[Stored data entries]
Segment Open
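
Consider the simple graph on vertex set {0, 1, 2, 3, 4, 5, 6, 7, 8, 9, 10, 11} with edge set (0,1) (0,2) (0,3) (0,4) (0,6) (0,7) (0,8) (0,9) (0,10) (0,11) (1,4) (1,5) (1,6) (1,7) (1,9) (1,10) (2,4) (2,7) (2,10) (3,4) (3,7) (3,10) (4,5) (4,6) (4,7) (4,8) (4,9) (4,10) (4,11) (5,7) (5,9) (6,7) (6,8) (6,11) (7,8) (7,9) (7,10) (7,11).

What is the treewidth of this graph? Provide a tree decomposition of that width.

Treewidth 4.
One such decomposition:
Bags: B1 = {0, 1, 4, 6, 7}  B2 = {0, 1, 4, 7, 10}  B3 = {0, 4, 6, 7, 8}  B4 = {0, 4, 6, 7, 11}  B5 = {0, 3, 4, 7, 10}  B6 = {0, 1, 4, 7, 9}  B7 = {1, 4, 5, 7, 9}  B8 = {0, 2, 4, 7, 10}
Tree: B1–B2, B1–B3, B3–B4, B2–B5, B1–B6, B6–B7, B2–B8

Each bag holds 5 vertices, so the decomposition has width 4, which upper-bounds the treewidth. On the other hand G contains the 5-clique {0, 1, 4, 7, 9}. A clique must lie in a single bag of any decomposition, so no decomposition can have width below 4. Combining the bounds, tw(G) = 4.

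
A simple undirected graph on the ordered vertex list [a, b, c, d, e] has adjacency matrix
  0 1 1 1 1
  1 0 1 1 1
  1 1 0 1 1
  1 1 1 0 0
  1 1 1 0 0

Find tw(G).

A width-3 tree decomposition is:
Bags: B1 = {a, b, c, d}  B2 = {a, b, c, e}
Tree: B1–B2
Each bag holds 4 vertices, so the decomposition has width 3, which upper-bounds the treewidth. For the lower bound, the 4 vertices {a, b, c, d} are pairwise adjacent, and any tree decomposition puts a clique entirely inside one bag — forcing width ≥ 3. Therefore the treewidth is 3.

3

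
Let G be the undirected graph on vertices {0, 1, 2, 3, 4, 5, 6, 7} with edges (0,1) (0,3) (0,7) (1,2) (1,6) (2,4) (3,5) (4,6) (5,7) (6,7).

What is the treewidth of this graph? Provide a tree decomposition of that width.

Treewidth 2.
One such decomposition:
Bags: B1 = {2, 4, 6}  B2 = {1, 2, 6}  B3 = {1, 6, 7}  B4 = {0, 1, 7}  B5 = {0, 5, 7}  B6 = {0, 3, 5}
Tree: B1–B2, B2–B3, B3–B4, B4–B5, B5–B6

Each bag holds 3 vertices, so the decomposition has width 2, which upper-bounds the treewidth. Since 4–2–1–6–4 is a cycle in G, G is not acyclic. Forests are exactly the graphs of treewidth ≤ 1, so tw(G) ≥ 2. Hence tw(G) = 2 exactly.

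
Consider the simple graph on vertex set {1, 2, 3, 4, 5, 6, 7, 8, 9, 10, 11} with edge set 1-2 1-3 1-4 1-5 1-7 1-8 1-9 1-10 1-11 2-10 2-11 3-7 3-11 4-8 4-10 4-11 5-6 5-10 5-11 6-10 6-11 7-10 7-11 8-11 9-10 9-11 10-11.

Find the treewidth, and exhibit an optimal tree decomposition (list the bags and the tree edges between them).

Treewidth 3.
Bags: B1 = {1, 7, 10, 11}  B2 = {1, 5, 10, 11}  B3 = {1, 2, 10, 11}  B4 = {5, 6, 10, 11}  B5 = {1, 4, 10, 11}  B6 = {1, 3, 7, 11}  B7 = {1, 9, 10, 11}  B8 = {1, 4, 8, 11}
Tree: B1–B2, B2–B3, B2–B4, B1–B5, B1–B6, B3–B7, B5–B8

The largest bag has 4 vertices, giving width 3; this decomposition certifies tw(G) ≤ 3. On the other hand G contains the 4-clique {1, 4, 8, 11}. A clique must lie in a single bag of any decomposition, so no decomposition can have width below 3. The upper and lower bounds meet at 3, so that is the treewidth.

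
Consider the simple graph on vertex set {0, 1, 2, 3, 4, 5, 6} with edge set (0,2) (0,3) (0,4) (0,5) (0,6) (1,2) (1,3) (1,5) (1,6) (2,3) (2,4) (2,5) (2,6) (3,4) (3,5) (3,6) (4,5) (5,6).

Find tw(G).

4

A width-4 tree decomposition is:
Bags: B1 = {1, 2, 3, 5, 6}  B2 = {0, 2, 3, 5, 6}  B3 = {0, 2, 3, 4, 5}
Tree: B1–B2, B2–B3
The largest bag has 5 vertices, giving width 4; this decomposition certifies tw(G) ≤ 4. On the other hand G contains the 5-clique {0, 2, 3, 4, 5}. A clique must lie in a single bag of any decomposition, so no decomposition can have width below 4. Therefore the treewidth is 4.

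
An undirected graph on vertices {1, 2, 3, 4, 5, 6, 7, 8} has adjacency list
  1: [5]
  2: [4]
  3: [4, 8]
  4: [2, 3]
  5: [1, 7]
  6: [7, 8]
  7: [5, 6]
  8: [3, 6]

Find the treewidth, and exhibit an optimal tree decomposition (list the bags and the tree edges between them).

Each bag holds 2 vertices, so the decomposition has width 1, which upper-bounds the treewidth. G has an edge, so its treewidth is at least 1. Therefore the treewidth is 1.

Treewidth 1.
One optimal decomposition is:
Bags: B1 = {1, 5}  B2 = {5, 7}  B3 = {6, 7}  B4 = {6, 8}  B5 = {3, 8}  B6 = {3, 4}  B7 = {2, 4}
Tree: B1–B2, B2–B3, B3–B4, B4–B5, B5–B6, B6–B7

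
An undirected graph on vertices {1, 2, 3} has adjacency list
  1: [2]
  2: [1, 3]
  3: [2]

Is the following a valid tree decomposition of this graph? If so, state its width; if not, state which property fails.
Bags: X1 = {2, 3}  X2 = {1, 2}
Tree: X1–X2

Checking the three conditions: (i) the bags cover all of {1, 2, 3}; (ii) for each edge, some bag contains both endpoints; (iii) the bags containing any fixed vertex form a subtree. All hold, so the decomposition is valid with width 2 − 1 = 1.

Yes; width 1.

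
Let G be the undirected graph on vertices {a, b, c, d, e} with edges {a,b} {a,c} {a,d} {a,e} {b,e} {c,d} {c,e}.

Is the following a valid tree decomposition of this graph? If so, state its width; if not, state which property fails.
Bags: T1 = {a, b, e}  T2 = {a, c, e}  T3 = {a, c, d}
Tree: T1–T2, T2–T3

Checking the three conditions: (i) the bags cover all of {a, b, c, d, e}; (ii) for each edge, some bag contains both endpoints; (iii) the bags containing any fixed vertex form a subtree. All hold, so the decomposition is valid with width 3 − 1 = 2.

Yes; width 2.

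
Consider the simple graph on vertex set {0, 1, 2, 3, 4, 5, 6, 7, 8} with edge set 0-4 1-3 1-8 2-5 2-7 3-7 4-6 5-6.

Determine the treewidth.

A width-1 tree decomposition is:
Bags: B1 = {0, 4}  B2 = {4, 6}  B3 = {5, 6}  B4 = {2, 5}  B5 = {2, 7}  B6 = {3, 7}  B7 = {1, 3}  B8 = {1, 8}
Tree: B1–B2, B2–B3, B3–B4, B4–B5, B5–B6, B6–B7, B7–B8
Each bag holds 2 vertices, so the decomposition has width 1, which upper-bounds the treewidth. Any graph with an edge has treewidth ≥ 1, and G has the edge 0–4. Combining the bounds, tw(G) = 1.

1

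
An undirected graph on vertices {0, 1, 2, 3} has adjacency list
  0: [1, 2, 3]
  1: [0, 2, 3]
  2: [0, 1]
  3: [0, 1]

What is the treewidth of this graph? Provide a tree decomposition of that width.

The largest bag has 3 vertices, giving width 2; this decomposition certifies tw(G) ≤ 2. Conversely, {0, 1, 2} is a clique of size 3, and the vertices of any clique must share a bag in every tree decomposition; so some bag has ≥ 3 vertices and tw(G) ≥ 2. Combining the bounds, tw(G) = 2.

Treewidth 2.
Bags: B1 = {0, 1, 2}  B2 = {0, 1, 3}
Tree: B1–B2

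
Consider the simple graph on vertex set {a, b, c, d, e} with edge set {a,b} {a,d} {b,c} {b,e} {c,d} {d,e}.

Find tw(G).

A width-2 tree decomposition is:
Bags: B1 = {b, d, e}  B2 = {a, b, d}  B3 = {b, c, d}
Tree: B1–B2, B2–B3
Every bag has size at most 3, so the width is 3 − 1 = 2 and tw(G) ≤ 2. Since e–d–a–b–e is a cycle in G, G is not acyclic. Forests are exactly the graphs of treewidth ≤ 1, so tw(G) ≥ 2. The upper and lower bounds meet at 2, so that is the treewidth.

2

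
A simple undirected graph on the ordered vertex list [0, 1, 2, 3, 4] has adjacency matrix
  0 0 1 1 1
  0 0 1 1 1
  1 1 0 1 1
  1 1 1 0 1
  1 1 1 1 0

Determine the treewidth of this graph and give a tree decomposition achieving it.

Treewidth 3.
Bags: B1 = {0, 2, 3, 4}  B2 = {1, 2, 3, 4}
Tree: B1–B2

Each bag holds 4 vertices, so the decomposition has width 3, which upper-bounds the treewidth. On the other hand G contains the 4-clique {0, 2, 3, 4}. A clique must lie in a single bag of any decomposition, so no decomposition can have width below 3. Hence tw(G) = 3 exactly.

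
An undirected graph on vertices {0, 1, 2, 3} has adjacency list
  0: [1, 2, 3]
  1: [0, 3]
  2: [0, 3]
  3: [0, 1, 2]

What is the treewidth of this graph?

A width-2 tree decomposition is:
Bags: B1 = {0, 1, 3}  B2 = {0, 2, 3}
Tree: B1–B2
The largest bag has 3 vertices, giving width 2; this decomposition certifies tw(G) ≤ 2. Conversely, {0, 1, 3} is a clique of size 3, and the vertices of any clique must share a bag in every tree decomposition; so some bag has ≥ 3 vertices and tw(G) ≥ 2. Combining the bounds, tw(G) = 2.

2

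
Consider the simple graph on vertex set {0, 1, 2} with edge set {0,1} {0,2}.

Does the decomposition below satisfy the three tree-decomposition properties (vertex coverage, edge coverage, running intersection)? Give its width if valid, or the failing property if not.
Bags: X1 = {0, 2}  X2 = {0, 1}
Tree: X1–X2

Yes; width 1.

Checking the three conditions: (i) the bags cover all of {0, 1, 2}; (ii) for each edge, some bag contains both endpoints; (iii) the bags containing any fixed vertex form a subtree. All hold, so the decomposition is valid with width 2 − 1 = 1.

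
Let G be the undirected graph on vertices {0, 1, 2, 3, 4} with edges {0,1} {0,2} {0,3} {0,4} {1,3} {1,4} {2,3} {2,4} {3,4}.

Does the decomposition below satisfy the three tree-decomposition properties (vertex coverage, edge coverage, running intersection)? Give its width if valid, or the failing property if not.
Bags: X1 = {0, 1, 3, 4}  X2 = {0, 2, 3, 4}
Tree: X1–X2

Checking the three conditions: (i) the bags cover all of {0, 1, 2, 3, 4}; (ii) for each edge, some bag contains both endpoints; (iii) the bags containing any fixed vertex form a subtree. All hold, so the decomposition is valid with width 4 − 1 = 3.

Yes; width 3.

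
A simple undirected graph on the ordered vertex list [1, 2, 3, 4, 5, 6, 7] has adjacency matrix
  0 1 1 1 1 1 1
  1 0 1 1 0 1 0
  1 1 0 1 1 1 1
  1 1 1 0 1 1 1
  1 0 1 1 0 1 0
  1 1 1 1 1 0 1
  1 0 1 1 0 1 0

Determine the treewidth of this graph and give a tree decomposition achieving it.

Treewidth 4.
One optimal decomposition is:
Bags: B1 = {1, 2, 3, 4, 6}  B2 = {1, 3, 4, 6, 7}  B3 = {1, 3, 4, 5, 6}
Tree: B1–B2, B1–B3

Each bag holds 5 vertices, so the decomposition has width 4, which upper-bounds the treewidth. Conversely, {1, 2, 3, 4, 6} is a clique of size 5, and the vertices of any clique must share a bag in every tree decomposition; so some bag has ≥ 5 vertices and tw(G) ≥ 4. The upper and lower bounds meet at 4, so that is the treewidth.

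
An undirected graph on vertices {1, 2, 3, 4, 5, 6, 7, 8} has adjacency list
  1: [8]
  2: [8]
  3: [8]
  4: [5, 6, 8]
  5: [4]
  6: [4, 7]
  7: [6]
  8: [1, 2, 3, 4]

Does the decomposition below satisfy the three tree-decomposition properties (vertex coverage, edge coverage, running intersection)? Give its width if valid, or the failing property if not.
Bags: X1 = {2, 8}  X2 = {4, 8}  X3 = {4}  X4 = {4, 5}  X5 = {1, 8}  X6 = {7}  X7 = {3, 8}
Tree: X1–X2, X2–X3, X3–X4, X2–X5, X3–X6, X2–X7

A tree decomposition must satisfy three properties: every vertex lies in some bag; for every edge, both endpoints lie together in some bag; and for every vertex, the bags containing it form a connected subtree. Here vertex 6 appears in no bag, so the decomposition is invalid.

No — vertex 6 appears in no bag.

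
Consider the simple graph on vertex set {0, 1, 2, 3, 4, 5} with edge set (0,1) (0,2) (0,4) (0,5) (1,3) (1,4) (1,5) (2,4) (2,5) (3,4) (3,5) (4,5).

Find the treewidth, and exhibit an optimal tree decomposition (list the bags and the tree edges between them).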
Segment Closed
◆ Task item ◆
In the entries above, find each line with "simple" and copy it.

◆ Result for this task ◆
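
Consider the simple graph on vertex set {0, 1, 2, 3, 4, 5, 6, 7, 8, 9, 10, 11} with edge set (0,1) (0,2) (0,3) (0,4) (0,6) (0,7) (0,8) (0,9) (0,10) (0,11) (1,4) (1,5) (1,6) (1,7) (1,9) (1,10) (2,4) (2,7) (2,10) (3,4) (3,7) (3,10) (4,5) (4,6) (4,7) (4,8) (4,9) (4,10) (4,11) (5,7) (5,9) (6,7) (6,8) (6,11) (7,8) (7,9) (7,10) (7,11).
A simple undirected graph on the ordered vertex list [a, b, c, d, e] has adjacency matrix
Consider the simple graph on vertex set {1, 2, 3, 4, 5, 6, 7, 8, 9, 10, 11} with edge set 1-2 1-3 1-4 1-5 1-7 1-8 1-9 1-10 1-11 2-10 2-11 3-7 3-11 4-8 4-10 4-11 5-6 5-10 5-11 6-10 6-11 7-10 7-11 8-11 9-10 9-11 10-11.
Consider the simple graph on vertex set {0, 1, 2, 3, 4, 5, 6} with edge set (0,2) (0,3) (0,4) (0,5) (0,6) (1,2) (1,3) (1,5) (1,6) (2,3) (2,4) (2,5) (2,6) (3,4) (3,5) (3,6) (4,5) (5,6).
Consider the simple graph on vertex set {0, 1, 2, 3, 4, 5, 6, 7, 8} with edge set 0-4 1-3 1-8 2-5 2-7 3-7 4-6 5-6.
Consider the simple graph on vertex set {a, b, c, d, e} with edge set {a,b} {a,d} {b,c} {b,e} {c,d} {d,e}.
A simple undirected graph on the ordered vertex list [0, 1, 2, 3, 4] has adjacency matrix
Consider the simple graph on vertex set {0, 1, 2} with edge set {0,1} {0,2}.
A simple undirected graph on the ordered vertex list [1, 2, 3, 4, 5, 6, 7] has adjacency matrix
Consider the simple graph on vertex set {0, 1, 2, 3, 4, 5} with edge set (0,1) (0,2) (0,4) (0,5) (1,3) (1,4) (1,5) (2,4) (2,5) (3,4) (3,5) (4,5).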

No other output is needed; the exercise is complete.